==== Data for review ====

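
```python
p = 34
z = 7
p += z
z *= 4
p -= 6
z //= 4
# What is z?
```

Trace:
`p = 34` → p = 34
`z = 7` → z = 7
`p += z` → p = 41
`z *= 4` → z = 28
`p -= 6` → p = 35
`z //= 4` → z = 7
So z = 7

Answer: 7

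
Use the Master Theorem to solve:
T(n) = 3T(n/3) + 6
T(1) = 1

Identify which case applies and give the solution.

a=3, b=3, f(n)=6. log_3(3) = 1. Since c=0 < 1, Case 1 applies: T(n) = Θ(n^log_b(a)) = O(n).

Answer: O(n) - Case 1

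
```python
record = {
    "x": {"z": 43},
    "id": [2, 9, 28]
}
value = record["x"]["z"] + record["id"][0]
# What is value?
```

Trace:
`record = { ...` → record = {'x': {'z': 43}, 'id': [2, 9, 28]}
`value = record["x"]["z"] + record["id"][0]` → value = 45
So value = 45

Answer: 45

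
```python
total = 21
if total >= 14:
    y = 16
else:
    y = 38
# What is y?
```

Trace:
`total = 21` → total = 21
`if total >= 14: ...` → total >= 14 is True → y = 16
So y = 16

Answer: 16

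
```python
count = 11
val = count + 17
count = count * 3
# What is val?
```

Trace:
`count = 11` → count = 11
`val = count + 17` → val = 28
`count = count * 3` → count = 33
So val = 28

Answer: 28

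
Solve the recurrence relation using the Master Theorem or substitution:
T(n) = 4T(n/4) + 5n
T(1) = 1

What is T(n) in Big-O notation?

By Master Theorem: a=4, b=4, f(n)=5n. Since log_4(4) = 1 and f(n) = Θ(n^1), Case 2 applies. T(n) = O(n log n).

Answer: O(n log n)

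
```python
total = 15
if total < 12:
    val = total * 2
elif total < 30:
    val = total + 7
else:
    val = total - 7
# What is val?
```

Trace:
`total = 15` → total = 15
`if total < 12: ...` → total < 12 is False, total < 30 is True → val = 22
So val = 22

Answer: 22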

====

■ **Instructions to follow**: Go through the material and set every line down again exactly.

■ **Task solution**:
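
```python
p = 34
z = 7
p += z
z *= 4
p -= 6
z //= 4
# What is z?
```

Trace:
`p = 34` → p = 34
`z = 7` → z = 7
`p += z` → p = 41
`z *= 4` → z = 28
`p -= 6` → p = 35
`z //= 4` → z = 7
So z = 7

Answer: 7

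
Use the Master Theorem to solve:
T(n) = 3T(n/3) + 6
T(1) = 1

Identify which case applies and give the solution.

a=3, b=3, f(n)=6. log_3(3) = 1. Since c=0 < 1, Case 1 applies: T(n) = Θ(n^log_b(a)) = O(n).

Answer: O(n) - Case 1

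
```python
record = {
    "x": {"z": 43},
    "id": [2, 9, 28]
}
value = record["x"]["z"] + record["id"][0]
# What is value?
```

Trace:
`record = { ...` → record = {'x': {'z': 43}, 'id': [2, 9, 28]}
`value = record["x"]["z"] + record["id"][0]` → value = 45
So value = 45

Answer: 45

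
```python
total = 21
if total >= 14:
    y = 16
else:
    y = 38
# What is y?
```

Trace:
`total = 21` → total = 21
`if total >= 14: ...` → total >= 14 is True → y = 16
So y = 16

Answer: 16

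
```python
count = 11
val = count + 17
count = count * 3
# What is val?
```

Trace:
`count = 11` → count = 11
`val = count + 17` → val = 28
`count = count * 3` → count = 33
So val = 28

Answer: 28

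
Solve the recurrence relation using the Master Theorem or substitution:
T(n) = 4T(n/4) + 5n
T(1) = 1

What is T(n) in Big-O notation?

By Master Theorem: a=4, b=4, f(n)=5n. Since log_4(4) = 1 and f(n) = Θ(n^1), Case 2 applies. T(n) = O(n log n).

Answer: O(n log n)

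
```python
total = 15
if total < 12:
    val = total * 2
elif total < 30:
    val = total + 7
else:
    val = total - 7
# What is val?
```

Trace:
`total = 15` → total = 15
`if total < 12: ...` → total < 12 is False, total < 30 is True → val = 22
So val = 22

Answer: 22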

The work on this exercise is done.